** Your goal **
Every line of the records below that has the word "What" should be copied.

** The data **

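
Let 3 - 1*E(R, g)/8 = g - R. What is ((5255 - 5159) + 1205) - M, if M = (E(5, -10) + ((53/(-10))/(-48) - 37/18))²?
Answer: -39146630881/2073600 ≈ -18879.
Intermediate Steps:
E(R, g) = 24 - 8*g + 8*R (E(R, g) = 24 - 8*(g - R) = 24 + (-8*g + 8*R) = 24 - 8*g + 8*R)
M = 41844384481/2073600 (M = ((24 - 8*(-10) + 8*5) + ((53/(-10))/(-48) - 37/18))² = ((24 + 80 + 40) + ((53*(-⅒))*(-1/48) - 37*1/18))² = (144 + (-53/10*(-1/48) - 37/18))² = (144 + (53/480 - 37/18))² = (144 - 2801/1440)² = (204559/1440)² = 41844384481/2073600 ≈ 20180.)
((5255 - 5159) + 1205) - M = ((5255 - 5159) + 1205) - 1*41844384481/2073600 = (96 + 1205) - 41844384481/2073600 = 1301 - 41844384481/2073600 = -39146630881/2073600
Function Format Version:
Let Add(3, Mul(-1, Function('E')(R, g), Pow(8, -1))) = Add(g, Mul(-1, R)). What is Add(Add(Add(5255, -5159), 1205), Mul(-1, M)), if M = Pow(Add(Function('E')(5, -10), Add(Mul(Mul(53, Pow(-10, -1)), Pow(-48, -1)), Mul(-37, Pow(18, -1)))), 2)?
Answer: Rational(-39146630881, 2073600) ≈ -18879.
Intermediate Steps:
Function('E')(R, g) = Add(24, Mul(-8, g), Mul(8, R)) (Function('E')(R, g) = Add(24, Mul(-8, Add(g, Mul(-1, R)))) = Add(24, Add(Mul(-8, g), Mul(8, R))) = Add(24, Mul(-8, g), Mul(8, R)))
M = Rational(41844384481, 2073600) (M = Pow(Add(Add(24, Mul(-8, -10), Mul(8, 5)), Add(Mul(Mul(53, Pow(-10, -1)), Pow(-48, -1)), Mul(-37, Pow(18, -1)))), 2) = Pow(Add(Add(24, 80, 40), Add(Mul(Mul(53, Rational(-1, 10)), Rational(-1, 48)), Mul(-37, Rational(1, 18)))), 2) = Pow(Add(144, Add(Mul(Rational(-53, 10), Rational(-1, 48)), Rational(-37, 18))), 2) = Pow(Add(144, Add(Rational(53, 480), Rational(-37, 18))), 2) = Pow(Add(144, Rational(-2801, 1440)), 2) = Pow(Rational(204559, 1440), 2) = Rational(41844384481, 2073600) ≈ 20180.)
Add(Add(Add(5255, -5159), 1205), Mul(-1, M)) = Add(Add(Add(5255, -5159), 1205), Mul(-1, Rational(41844384481, 2073600))) = Add(Add(96, 1205), Rational(-41844384481, 2073600)) = Add(1301, Rational(-41844384481, 2073600)) = Rational(-39146630881, 2073600)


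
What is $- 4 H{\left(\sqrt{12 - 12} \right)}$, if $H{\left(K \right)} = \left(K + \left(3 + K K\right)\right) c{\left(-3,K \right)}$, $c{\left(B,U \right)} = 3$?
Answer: $-36$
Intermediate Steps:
$H{\left(K \right)} = 9 + 3 K + 3 K^{2}$ ($H{\left(K \right)} = \left(K + \left(3 + K K\right)\right) 3 = \left(K + \left(3 + K^{2}\right)\right) 3 = \left(3 + K + K^{2}\right) 3 = 9 + 3 K + 3 K^{2}$)
$- 4 H{\left(\sqrt{12 - 12} \right)} = - 4 \left(9 + 3 \sqrt{12 - 12} + 3 \left(\sqrt{12 - 12}\right)^{2}\right) = - 4 \left(9 + 3 \sqrt{0} + 3 \left(\sqrt{0}\right)^{2}\right) = - 4 \left(9 + 3 \cdot 0 + 3 \cdot 0^{2}\right) = - 4 \left(9 + 0 + 3 \cdot 0\right) = - 4 \left(9 + 0 + 0\right) = \left(-4\right) 9 = -36$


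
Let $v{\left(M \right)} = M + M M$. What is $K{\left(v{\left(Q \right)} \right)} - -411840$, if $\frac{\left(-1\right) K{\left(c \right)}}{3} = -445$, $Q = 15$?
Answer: $413175$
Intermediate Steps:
$v{\left(M \right)} = M + M^{2}$
$K{\left(c \right)} = 1335$ ($K{\left(c \right)} = \left(-3\right) \left(-445\right) = 1335$)
$K{\left(v{\left(Q \right)} \right)} - -411840 = 1335 - -411840 = 1335 + 411840 = 413175$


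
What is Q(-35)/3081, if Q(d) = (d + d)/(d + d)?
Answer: 1/3081 ≈ 0.00032457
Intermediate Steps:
Q(d) = 1 (Q(d) = (2*d)/((2*d)) = (2*d)*(1/(2*d)) = 1)
Q(-35)/3081 = 1/3081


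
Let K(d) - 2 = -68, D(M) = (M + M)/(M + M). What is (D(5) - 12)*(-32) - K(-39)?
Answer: 418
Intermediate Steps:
D(M) = 1 (D(M) = (2*M)/((2*M)) = (2*M)*(1/(2*M)) = 1)
K(d) = -66 (K(d) = 2 - 68 = -66)
(D(5) - 12)*(-32) - K(-39) = (1 - 12)*(-32) - 1*(-66) = -11*(-32) + 66 = 352 + 66 = 418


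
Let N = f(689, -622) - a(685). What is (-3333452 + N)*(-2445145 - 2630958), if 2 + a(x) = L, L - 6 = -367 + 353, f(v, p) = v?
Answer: 16917397501559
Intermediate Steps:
L = -8 (L = 6 + (-367 + 353) = 6 - 14 = -8)
a(x) = -10 (a(x) = -2 - 8 = -10)
N = 699 (N = 689 - 1*(-10) = 689 + 10 = 699)
(-3333452 + N)*(-2445145 - 2630958) = (-3333452 + 699)*(-2445145 - 2630958) = -3332753*(-5076103) = 16917397501559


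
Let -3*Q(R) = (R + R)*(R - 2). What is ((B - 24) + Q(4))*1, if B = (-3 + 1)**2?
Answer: -76/3 ≈ -25.333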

** Solution to this task **
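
Let 3 - 1*E(R, g)/8 = g - R. What is ((5255 - 5159) + 1205) - M, if M = (E(5, -10) + ((53/(-10))/(-48) - 37/18))²?
Let Add(3, Mul(-1, Function('E')(R, g), Pow(8, -1))) = Add(g, Mul(-1, R)). What is Add(Add(Add(5255, -5159), 1205), Mul(-1, M)), if M = Pow(Add(Function('E')(5, -10), Add(Mul(Mul(53, Pow(-10, -1)), Pow(-48, -1)), Mul(-37, Pow(18, -1)))), 2)?
What is $- 4 H{\left(\sqrt{12 - 12} \right)}$, if $H{\left(K \right)} = \left(K + \left(3 + K K\right)\right) c{\left(-3,K \right)}$, $c{\left(B,U \right)} = 3$?
Let $v{\left(M \right)} = M + M M$. What is $K{\left(v{\left(Q \right)} \right)} - -411840$, if $\frac{\left(-1\right) K{\left(c \right)}}{3} = -445$, $Q = 15$?
What is Q(-35)/3081, if Q(d) = (d + d)/(d + d)?
Let K(d) - 2 = -68, D(M) = (M + M)/(M + M). What is (D(5) - 12)*(-32) - K(-39)?
Let N = f(689, -622) - a(685). What is (-3333452 + N)*(-2445145 - 2630958), if 2 + a(x) = L, L - 6 = -367 + 353, f(v, p) = v?
Let -3*Q(R) = (R + R)*(R - 2). What is ((B - 24) + Q(4))*1, if B = (-3 + 1)**2?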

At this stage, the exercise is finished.